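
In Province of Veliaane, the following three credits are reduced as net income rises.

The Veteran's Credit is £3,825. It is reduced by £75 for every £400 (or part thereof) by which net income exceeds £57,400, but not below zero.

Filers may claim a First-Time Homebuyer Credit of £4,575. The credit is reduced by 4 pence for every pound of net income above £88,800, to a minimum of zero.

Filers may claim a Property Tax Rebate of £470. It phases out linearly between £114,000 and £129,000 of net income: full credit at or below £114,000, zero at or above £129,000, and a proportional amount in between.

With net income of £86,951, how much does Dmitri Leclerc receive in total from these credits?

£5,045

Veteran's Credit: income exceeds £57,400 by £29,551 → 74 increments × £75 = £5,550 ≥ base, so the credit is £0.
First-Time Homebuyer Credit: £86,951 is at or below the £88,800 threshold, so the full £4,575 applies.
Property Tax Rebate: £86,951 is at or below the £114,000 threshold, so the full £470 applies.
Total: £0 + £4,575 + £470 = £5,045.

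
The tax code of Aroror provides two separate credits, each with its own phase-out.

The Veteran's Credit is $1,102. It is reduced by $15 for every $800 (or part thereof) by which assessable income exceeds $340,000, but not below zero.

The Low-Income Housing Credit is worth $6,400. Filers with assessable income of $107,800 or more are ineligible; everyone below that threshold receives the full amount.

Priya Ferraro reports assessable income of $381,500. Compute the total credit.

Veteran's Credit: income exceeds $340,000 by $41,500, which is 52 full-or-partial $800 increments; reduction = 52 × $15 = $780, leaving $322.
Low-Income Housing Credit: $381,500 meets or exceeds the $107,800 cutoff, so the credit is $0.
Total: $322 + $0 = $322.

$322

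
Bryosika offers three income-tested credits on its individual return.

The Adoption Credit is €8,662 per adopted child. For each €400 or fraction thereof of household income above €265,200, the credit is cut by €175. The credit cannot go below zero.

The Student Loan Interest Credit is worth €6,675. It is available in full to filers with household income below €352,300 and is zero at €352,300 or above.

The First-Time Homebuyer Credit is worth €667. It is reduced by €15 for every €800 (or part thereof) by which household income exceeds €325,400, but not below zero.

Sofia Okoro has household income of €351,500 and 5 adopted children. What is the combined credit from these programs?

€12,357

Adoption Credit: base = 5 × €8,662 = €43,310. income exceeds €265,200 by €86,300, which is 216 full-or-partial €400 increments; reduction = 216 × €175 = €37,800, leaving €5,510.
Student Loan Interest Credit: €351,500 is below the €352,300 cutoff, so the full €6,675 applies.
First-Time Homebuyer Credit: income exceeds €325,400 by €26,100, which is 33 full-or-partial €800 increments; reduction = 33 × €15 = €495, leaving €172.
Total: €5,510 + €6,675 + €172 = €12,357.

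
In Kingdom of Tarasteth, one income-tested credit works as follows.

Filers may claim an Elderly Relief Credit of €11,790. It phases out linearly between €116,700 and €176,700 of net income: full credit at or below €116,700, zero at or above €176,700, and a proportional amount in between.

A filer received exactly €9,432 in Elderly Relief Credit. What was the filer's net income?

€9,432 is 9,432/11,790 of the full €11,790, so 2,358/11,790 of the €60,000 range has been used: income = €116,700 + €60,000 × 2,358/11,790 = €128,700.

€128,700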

...

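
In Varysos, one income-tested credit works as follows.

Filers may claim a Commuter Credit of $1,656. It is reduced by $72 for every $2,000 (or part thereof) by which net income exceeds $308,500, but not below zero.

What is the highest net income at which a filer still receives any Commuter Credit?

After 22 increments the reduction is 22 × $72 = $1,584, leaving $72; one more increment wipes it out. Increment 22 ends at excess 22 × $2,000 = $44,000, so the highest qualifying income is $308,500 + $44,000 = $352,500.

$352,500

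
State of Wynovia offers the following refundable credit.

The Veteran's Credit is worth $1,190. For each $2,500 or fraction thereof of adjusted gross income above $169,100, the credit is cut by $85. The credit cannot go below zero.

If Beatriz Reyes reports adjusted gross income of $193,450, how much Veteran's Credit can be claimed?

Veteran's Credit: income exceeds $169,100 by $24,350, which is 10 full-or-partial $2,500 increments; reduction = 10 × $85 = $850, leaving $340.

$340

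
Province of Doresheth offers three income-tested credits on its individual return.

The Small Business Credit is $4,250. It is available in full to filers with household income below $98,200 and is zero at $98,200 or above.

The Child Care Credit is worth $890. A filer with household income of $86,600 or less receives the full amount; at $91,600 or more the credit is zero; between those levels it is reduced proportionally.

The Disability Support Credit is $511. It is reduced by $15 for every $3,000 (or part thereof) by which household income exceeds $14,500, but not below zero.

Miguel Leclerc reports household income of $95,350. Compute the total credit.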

...

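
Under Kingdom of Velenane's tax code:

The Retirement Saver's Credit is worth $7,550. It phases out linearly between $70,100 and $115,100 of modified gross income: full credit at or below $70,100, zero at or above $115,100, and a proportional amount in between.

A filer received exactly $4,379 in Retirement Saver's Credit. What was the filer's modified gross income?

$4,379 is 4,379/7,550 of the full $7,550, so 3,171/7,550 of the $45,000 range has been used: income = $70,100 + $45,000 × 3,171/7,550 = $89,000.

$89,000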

What you are asked to do
From the listing above, pick out every line containing "cannot".

Solution
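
The Adoption Credit is €8,662 per adopted child. For each €400 or fraction thereof of household income above €265,200, the credit is cut by €175. The credit cannot go below zero.
The Veteran's Credit is worth $1,190. For each $2,500 or fraction thereof of adjusted gross income above $169,100, the credit is cut by $85. The credit cannot go below zero.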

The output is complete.